> _Required work_:
Where the line containing "What is $17" appears in the records below, begin there and output each line verbatim through the last line.

Saved data entries

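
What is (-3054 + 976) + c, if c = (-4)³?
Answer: -2142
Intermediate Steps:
c = -64
(-3054 + 976) + c = (-3054 + 976) - 64 = -2078 - 64 = -2142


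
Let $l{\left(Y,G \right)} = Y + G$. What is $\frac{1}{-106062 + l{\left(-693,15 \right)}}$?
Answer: $- \frac{1}{106740} \approx -9.3686 \cdot 10^{-6}$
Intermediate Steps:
$l{\left(Y,G \right)} = G + Y$
$\frac{1}{-106062 + l{\left(-693,15 \right)}} = \frac{1}{-106062 + \left(15 - 693\right)} = \frac{1}{-106062 - 678} = \frac{1}{-106740} = - \frac{1}{106740}$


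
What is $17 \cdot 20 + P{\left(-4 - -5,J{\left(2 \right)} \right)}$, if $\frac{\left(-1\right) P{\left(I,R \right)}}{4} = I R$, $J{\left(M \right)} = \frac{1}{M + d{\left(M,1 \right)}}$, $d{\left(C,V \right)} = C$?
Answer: $339$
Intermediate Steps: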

> _Output of the task_:
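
What is $17 \cdot 20 + P{\left(-4 - -5,J{\left(2 \right)} \right)}$, if $\frac{\left(-1\right) P{\left(I,R \right)}}{4} = I R$, $J{\left(M \right)} = \frac{1}{M + d{\left(M,1 \right)}}$, $d{\left(C,V \right)} = C$?
Answer: $339$
Intermediate Steps: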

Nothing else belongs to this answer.